(Problem to work on) Reproduce precisely the lines of the listing below, starting with the line that contains "route add 118.106.0.0/20 via H1" and stopping after the line that contains "route add 116.0.0.0/6 via H4"; include nothing else.

(Exercise data)
# # # # # # #

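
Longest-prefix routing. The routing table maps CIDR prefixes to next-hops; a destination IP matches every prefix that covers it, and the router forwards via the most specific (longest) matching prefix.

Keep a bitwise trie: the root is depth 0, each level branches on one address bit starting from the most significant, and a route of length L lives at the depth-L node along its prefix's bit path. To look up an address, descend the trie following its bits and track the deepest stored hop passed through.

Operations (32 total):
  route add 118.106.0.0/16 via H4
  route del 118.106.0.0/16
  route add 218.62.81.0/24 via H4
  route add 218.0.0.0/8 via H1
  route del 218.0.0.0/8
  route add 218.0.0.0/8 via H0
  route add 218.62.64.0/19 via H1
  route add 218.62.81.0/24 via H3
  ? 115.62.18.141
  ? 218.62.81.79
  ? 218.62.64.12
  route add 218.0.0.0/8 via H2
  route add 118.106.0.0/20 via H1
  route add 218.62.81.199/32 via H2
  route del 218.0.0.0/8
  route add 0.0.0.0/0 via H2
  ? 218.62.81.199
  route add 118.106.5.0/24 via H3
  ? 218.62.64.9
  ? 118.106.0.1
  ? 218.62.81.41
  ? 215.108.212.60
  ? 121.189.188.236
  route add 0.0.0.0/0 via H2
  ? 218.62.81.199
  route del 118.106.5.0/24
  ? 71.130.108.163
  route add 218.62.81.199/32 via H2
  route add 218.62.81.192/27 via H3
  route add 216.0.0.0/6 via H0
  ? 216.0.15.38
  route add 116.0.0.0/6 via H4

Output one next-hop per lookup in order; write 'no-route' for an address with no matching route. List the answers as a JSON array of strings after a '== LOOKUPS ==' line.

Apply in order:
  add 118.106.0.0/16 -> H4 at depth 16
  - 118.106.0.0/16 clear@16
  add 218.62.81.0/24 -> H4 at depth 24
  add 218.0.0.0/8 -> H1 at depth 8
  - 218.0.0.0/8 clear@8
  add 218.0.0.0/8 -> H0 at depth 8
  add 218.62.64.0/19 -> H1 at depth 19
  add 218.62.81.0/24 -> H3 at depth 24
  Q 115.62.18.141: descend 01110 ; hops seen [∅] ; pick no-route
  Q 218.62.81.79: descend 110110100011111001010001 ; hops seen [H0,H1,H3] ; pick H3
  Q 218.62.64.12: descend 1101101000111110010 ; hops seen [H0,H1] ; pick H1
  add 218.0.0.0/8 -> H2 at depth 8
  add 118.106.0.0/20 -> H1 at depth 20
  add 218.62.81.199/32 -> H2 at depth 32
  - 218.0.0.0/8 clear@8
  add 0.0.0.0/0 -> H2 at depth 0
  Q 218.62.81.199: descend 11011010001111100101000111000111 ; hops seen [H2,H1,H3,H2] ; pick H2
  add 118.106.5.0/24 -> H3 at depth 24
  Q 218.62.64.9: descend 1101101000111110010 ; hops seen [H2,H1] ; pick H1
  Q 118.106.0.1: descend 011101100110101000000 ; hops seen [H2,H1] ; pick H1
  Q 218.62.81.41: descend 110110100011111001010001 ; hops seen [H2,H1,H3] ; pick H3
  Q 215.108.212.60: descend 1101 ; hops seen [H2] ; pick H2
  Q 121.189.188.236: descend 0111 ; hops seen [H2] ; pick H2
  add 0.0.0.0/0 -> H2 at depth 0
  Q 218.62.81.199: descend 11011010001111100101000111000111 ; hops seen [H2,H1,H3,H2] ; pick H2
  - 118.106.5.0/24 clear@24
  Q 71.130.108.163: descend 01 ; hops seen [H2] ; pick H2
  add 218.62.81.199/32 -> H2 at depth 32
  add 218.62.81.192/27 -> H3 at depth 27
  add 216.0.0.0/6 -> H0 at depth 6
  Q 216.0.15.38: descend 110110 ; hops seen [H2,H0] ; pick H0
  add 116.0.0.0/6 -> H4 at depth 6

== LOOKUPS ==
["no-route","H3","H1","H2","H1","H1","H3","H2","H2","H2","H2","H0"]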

# # # # # # #

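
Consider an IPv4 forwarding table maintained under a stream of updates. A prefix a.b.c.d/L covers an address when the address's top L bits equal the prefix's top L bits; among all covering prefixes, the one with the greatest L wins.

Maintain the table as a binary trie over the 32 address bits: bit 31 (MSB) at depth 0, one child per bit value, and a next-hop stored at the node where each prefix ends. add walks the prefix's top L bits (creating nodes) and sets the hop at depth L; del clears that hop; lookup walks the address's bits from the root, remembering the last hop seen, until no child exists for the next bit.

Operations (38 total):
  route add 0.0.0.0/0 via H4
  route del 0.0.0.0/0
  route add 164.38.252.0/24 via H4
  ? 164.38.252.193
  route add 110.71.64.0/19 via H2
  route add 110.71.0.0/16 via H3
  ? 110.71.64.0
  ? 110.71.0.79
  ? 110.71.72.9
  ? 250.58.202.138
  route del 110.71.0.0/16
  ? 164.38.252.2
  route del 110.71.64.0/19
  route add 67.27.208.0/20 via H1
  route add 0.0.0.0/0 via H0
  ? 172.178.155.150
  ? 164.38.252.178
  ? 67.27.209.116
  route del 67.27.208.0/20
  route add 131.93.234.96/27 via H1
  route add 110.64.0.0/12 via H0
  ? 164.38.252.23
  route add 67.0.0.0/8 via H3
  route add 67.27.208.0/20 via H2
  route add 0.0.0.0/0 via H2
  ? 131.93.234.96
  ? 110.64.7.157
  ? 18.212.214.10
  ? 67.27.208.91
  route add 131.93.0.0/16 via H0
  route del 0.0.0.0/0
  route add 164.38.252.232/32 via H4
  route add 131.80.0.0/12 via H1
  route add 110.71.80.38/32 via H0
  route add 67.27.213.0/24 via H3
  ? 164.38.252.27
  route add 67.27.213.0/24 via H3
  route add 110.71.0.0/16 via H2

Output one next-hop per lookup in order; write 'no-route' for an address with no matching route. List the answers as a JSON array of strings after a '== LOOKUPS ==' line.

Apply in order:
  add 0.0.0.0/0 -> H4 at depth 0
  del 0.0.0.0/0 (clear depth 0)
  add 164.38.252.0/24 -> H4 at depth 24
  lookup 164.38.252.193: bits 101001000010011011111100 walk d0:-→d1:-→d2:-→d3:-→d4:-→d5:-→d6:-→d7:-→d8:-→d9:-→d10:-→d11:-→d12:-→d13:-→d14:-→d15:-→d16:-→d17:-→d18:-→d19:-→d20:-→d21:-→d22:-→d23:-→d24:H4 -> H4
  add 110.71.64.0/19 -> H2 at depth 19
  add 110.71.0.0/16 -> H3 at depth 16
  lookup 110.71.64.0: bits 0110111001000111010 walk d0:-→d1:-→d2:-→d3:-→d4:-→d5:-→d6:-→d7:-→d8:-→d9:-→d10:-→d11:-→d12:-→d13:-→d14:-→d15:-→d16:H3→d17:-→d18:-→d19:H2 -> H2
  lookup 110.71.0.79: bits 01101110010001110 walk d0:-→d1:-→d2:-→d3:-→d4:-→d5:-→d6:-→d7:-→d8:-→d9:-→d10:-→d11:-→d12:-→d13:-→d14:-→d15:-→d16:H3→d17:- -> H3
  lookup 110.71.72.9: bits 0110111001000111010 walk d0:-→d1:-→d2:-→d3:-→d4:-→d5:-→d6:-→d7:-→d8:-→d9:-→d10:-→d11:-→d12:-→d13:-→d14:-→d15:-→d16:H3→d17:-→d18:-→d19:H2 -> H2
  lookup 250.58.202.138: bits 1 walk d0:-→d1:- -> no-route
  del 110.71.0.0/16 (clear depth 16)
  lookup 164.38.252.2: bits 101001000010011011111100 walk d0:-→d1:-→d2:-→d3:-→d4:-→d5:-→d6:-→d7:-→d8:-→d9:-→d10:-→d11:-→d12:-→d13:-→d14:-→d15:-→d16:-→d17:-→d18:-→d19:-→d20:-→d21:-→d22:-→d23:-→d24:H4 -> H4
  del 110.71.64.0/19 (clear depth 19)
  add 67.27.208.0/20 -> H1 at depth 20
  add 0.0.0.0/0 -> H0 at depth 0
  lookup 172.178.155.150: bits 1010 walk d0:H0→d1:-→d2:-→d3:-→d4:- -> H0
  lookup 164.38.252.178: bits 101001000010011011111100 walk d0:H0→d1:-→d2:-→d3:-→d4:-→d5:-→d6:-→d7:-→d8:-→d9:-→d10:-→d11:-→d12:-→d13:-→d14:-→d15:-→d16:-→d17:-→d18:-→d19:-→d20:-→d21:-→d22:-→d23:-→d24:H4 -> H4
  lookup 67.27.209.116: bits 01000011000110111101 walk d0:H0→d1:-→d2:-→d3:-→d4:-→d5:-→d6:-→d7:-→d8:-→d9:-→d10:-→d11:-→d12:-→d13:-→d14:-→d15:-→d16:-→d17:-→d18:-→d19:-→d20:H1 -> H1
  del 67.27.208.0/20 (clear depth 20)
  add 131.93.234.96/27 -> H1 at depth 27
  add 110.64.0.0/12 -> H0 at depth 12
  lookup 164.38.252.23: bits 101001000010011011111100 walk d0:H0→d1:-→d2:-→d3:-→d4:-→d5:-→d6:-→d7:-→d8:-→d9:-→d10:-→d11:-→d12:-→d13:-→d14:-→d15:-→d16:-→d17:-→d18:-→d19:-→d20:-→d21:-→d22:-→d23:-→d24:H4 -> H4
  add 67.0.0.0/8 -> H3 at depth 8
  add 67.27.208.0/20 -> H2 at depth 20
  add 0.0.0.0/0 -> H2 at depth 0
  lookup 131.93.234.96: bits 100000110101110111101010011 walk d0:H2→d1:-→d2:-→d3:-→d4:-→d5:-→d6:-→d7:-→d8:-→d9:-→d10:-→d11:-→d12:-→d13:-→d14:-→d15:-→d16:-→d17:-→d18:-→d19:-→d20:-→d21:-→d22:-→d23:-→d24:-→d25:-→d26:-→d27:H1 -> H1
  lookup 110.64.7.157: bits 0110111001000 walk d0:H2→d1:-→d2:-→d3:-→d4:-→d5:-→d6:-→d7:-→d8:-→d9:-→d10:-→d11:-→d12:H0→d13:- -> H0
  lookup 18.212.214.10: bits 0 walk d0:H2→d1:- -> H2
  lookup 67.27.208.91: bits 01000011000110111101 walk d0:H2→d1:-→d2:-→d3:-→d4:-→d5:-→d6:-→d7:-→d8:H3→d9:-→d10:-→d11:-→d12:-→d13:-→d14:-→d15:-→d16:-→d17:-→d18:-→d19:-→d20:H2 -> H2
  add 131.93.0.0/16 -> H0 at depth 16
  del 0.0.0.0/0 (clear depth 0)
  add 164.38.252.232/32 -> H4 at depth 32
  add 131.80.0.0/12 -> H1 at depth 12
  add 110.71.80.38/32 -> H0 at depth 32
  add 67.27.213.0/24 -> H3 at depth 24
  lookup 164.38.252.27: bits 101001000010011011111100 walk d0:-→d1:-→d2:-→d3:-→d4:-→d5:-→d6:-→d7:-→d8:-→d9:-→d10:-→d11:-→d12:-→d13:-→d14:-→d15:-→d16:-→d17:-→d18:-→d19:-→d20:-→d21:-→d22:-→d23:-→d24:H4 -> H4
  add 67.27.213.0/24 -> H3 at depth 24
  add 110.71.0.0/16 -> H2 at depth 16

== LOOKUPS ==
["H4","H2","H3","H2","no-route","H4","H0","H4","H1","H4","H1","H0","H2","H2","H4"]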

# # # # # # #

(Answer for this exercise)
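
  route add 118.106.0.0/20 via H1
  route add 218.62.81.199/32 via H2
  route del 218.0.0.0/8
  route add 0.0.0.0/0 via H2
  ? 218.62.81.199
  route add 118.106.5.0/24 via H3
  ? 218.62.64.9
  ? 118.106.0.1
  ? 218.62.81.41
  ? 215.108.212.60
  ? 121.189.188.236
  route add 0.0.0.0/0 via H2
  ? 218.62.81.199
  route del 118.106.5.0/24
  ? 71.130.108.163
  route add 218.62.81.199/32 via H2
  route add 218.62.81.192/27 via H3
  route add 216.0.0.0/6 via H0
  ? 216.0.15.38
  route add 116.0.0.0/6 via H4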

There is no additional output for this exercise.